#### [What to do]
Check each line of the entries for "source" and report the ones that have it.

[Start of Attachment]

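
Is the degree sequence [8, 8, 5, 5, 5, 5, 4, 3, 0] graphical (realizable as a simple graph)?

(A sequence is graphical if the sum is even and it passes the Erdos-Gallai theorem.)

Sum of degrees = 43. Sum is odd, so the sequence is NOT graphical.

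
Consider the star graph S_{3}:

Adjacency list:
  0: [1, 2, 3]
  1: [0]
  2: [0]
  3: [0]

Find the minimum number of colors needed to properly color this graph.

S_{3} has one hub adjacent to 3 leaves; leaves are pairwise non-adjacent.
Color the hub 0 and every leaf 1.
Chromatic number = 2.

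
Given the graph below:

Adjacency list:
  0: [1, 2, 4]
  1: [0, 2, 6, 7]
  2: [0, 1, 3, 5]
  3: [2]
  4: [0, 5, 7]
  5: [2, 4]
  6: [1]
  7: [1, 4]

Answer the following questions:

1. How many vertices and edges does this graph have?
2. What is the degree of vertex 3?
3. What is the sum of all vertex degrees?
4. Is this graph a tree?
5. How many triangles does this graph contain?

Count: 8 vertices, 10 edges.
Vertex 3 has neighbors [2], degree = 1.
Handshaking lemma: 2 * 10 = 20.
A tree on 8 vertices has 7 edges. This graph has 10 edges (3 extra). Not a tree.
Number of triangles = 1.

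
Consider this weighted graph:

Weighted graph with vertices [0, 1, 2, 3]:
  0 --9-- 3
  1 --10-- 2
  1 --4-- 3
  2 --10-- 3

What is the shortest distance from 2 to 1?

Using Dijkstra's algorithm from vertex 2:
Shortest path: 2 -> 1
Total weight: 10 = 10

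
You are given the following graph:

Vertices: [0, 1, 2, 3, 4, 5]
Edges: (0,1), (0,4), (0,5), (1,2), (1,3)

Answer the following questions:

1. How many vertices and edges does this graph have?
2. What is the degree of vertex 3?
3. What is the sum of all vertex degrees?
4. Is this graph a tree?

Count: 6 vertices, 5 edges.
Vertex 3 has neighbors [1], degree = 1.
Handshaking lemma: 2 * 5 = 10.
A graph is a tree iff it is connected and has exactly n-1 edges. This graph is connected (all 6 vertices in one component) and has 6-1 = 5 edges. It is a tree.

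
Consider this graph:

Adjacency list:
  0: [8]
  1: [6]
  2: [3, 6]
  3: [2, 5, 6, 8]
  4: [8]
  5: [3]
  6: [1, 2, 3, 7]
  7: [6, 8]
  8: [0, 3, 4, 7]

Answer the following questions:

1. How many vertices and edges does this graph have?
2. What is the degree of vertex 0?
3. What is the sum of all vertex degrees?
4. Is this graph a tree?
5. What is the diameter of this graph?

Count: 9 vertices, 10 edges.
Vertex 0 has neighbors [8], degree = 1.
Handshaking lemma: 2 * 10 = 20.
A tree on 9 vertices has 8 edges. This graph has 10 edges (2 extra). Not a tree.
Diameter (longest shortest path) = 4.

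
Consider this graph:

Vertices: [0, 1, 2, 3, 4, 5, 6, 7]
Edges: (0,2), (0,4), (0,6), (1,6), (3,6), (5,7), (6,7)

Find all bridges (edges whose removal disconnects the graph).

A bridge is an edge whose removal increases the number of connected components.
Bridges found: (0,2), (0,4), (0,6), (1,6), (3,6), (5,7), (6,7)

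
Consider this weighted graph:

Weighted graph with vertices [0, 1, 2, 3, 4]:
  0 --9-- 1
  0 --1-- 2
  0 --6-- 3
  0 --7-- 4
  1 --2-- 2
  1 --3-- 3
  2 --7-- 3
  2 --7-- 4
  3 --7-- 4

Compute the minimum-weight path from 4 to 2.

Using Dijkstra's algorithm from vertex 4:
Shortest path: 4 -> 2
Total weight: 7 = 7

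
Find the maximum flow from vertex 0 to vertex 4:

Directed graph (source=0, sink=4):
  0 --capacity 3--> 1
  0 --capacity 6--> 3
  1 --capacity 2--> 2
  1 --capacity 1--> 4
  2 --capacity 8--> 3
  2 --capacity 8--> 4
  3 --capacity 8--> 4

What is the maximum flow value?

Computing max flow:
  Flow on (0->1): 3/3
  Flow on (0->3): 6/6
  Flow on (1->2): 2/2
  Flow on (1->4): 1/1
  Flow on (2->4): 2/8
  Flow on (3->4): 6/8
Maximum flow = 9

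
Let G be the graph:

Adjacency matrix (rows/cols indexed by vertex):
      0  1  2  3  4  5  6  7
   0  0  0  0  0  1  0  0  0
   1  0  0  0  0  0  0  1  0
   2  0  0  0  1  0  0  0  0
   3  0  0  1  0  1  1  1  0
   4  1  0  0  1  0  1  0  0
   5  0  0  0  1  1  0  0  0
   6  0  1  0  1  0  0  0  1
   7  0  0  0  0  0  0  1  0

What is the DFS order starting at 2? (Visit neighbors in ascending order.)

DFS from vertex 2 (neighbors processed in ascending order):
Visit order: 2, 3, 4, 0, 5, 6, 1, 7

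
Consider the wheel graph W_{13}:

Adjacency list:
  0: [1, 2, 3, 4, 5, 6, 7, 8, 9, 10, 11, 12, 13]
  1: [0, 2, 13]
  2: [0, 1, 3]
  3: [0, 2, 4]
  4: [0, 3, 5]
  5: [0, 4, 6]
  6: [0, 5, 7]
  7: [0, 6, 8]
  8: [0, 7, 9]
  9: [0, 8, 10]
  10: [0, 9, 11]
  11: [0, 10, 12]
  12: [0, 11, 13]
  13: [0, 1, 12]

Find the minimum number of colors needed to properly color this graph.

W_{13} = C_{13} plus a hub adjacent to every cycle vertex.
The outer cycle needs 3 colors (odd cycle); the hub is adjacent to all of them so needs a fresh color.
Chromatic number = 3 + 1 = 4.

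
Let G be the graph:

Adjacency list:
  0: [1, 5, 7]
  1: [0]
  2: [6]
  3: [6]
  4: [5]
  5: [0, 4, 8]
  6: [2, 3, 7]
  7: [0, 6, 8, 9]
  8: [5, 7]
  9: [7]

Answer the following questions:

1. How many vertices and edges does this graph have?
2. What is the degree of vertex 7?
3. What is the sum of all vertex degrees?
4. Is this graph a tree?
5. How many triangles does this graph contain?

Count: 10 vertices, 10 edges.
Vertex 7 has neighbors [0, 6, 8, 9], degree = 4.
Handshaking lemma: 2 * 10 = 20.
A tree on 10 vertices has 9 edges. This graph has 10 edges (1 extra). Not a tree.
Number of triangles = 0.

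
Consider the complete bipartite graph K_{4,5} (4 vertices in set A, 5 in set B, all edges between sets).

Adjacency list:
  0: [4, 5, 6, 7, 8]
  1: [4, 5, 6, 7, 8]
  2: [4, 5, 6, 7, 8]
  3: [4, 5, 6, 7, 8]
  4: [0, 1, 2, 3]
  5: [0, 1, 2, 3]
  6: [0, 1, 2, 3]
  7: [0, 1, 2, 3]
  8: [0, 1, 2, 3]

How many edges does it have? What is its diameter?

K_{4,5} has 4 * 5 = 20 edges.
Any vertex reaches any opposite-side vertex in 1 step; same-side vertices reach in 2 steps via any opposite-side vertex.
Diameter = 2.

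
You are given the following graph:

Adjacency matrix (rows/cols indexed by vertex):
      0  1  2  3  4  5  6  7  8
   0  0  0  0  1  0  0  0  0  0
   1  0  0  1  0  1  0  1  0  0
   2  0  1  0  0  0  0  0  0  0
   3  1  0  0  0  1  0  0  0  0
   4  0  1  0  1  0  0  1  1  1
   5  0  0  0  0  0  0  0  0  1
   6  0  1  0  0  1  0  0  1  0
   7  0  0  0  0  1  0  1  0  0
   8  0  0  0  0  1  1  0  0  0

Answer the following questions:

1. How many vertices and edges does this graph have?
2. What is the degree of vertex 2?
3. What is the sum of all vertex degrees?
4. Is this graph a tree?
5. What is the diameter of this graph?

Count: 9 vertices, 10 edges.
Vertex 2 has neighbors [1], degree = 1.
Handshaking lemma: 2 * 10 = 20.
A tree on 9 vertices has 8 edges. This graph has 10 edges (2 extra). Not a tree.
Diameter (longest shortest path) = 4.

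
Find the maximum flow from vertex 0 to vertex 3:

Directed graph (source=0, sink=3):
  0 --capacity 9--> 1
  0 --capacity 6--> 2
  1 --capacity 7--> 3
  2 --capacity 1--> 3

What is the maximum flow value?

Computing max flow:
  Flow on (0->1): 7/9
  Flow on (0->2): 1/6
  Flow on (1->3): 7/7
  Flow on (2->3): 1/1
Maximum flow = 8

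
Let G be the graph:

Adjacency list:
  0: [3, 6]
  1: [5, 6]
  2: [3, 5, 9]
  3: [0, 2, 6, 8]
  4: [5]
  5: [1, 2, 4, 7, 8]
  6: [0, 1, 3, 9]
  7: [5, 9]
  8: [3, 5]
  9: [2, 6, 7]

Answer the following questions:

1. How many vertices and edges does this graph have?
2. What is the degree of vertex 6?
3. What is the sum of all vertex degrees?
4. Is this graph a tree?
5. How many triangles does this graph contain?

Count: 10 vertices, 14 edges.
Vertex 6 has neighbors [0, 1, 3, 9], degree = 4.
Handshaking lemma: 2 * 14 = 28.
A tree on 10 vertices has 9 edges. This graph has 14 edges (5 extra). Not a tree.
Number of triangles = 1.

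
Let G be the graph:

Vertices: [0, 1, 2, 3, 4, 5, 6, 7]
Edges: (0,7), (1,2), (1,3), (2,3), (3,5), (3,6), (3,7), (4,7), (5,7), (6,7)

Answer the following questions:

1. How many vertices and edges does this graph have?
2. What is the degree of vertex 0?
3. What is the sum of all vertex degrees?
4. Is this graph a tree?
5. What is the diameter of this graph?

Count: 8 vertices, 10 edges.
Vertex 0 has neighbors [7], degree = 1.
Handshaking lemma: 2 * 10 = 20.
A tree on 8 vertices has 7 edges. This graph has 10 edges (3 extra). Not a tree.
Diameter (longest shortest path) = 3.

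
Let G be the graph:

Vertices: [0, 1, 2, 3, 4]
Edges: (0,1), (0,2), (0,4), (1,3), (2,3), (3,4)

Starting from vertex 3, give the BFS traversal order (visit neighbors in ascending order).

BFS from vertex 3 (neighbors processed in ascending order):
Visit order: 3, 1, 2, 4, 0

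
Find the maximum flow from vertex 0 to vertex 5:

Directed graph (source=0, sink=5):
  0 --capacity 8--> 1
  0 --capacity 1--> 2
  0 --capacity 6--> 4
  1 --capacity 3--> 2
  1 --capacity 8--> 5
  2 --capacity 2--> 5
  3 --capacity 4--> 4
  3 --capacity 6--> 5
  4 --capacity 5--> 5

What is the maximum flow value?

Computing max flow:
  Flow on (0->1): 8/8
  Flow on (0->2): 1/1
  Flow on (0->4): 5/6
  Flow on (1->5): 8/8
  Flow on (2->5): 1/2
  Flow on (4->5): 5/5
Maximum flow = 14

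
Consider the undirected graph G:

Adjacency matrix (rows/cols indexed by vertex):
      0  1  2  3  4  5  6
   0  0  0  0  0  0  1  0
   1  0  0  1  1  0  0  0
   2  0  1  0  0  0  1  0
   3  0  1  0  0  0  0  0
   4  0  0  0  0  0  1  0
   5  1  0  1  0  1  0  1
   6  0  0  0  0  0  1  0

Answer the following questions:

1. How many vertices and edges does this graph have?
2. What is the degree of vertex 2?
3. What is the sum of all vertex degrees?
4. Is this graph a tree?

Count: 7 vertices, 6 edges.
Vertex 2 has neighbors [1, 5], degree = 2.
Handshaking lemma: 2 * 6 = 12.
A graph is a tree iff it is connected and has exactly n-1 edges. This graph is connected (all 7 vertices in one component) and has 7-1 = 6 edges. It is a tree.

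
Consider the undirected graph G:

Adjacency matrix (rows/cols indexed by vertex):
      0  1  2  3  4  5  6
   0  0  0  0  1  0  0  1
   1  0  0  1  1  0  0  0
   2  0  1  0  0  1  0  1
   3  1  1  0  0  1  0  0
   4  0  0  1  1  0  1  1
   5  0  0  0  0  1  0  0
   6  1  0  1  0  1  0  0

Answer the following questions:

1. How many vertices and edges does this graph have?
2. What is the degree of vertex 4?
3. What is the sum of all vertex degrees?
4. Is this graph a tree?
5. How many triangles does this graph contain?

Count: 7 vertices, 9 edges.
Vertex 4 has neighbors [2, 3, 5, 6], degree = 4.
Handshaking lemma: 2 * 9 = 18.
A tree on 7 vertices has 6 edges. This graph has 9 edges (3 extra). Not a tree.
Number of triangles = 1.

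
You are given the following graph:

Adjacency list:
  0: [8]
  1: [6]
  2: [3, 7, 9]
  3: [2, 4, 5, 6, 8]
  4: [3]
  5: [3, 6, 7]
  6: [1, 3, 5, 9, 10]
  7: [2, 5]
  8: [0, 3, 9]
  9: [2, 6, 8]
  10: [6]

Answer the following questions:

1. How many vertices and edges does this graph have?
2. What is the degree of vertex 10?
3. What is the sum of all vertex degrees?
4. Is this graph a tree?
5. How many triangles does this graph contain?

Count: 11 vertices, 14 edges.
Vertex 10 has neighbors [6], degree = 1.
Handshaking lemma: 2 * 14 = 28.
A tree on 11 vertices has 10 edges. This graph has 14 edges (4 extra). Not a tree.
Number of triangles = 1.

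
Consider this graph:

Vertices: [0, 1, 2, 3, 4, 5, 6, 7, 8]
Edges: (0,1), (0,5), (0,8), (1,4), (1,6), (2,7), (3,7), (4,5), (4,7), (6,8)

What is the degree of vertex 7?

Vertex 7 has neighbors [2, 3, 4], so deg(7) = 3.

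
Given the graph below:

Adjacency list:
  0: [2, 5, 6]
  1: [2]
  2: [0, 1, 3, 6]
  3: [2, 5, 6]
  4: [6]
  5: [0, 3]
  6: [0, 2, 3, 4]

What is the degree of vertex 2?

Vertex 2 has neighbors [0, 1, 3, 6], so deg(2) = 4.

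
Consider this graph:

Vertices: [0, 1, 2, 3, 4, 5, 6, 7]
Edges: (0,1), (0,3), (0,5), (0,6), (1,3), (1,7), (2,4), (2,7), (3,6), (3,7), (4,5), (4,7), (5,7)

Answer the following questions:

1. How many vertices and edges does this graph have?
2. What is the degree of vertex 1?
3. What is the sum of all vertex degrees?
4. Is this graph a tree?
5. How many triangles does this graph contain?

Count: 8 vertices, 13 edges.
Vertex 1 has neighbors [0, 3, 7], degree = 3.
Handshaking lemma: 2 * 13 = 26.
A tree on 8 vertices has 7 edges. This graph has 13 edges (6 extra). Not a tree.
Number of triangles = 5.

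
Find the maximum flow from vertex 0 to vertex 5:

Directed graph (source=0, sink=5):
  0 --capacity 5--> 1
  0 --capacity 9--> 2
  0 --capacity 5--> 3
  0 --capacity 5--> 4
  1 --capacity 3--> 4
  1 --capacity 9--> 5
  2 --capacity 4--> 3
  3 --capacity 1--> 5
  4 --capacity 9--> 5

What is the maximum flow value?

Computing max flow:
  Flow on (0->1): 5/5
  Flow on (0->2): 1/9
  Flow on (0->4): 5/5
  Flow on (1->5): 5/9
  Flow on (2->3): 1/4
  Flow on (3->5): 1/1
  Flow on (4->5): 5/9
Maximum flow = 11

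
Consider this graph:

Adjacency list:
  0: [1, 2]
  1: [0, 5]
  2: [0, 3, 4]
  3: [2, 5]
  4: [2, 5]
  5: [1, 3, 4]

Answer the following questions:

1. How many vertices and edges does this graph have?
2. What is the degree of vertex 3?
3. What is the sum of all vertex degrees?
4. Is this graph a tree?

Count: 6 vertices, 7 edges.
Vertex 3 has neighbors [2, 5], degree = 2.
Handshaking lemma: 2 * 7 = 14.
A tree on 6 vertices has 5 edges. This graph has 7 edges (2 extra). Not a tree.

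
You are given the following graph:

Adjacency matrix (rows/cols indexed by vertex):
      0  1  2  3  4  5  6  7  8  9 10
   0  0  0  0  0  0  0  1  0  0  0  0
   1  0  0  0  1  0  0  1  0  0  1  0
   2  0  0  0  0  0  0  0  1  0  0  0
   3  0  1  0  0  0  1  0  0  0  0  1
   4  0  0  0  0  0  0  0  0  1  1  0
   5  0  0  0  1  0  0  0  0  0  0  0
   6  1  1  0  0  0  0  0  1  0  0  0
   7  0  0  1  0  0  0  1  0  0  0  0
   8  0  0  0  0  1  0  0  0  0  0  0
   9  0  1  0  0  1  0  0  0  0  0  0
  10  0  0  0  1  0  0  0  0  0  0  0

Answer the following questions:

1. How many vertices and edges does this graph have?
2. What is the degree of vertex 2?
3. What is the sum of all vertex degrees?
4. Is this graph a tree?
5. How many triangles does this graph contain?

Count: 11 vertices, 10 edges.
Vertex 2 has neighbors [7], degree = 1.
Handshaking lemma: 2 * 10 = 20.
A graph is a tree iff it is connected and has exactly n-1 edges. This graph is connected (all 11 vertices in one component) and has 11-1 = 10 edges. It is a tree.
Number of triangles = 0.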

[End of Attachment]

#### [Response box]
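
Directed graph (source=0, sink=4):
Directed graph (source=0, sink=3):
Directed graph (source=0, sink=5):
Directed graph (source=0, sink=5):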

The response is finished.